> [Brief]: Each entry that appears below should be restated exactly as it is.

*** Begin section ***

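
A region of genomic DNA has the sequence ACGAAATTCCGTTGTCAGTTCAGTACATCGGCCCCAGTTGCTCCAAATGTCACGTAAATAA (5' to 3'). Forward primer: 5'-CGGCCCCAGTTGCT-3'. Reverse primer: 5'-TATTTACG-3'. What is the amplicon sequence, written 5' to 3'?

The forward primer matches the template at positions 29–42.
Taking the reverse complement of TATTTACG gives CGTAAATA, found at positions 53–60 on the template; the primer anneals here to the top strand with its 3' end pointing upstream.
The product is the template from position 29 through 60 (32 bp).

5'-CGGCCCCAGTTGCTCCAAATGTCACGTAAATA-3'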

*** End section ***

> [Task answer]:
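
A region of genomic DNA has the sequence ACGAAATTCCGTTGTCAGTTCAGTACATCGGCCCCAGTTGCTCCAAATGTCACGTAAATAA (5' to 3'). Forward primer: 5'-CGGCCCCAGTTGCT-3'. Reverse primer: 5'-TATTTACG-3'. What is the amplicon sequence, written 5' to 3'?

The forward primer matches the template at positions 29–42.
Taking the reverse complement of TATTTACG gives CGTAAATA, found at positions 53–60 on the template; the primer anneals here to the top strand with its 3' end pointing upstream.
The product is the template from position 29 through 60 (32 bp).

5'-CGGCCCCAGTTGCTCCAAATGTCACGTAAATA-3'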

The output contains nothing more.